(Collected data entries)

<<<<

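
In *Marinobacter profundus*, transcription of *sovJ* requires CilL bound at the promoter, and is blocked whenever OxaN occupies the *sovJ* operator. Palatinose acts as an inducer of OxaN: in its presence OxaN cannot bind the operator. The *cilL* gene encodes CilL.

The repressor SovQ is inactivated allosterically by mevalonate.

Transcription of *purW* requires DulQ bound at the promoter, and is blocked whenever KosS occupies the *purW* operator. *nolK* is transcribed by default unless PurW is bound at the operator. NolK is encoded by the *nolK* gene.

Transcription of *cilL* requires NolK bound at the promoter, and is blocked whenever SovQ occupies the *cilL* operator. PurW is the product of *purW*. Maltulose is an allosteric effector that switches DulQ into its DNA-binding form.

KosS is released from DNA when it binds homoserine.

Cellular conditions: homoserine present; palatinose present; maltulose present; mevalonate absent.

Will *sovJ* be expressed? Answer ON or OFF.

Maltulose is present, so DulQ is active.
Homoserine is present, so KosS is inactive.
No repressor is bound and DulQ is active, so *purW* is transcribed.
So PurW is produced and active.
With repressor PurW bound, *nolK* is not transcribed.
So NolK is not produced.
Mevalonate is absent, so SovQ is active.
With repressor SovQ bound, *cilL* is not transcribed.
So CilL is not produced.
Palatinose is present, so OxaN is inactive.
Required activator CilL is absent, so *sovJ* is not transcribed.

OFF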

>>>>

# [WHAT IS NEEDED]
Copy down the entries exactly, leaving out no line.

# [ANSWER SECTION]
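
In *Marinobacter profundus*, transcription of *sovJ* requires CilL bound at the promoter, and is blocked whenever OxaN occupies the *sovJ* operator. Palatinose acts as an inducer of OxaN: in its presence OxaN cannot bind the operator. The *cilL* gene encodes CilL.

The repressor SovQ is inactivated allosterically by mevalonate.

Transcription of *purW* requires DulQ bound at the promoter, and is blocked whenever KosS occupies the *purW* operator. *nolK* is transcribed by default unless PurW is bound at the operator. NolK is encoded by the *nolK* gene.

Transcription of *cilL* requires NolK bound at the promoter, and is blocked whenever SovQ occupies the *cilL* operator. PurW is the product of *purW*. Maltulose is an allosteric effector that switches DulQ into its DNA-binding form.

KosS is released from DNA when it binds homoserine.

Cellular conditions: homoserine present; palatinose present; maltulose present; mevalonate absent.

Will *sovJ* be expressed? Answer ON or OFF.

Maltulose is present, so DulQ is active.
Homoserine is present, so KosS is inactive.
No repressor is bound and DulQ is active, so *purW* is transcribed.
So PurW is produced and active.
With repressor PurW bound, *nolK* is not transcribed.
So NolK is not produced.
Mevalonate is absent, so SovQ is active.
With repressor SovQ bound, *cilL* is not transcribed.
So CilL is not produced.
Palatinose is present, so OxaN is inactive.
Required activator CilL is absent, so *sovJ* is not transcribed.

OFF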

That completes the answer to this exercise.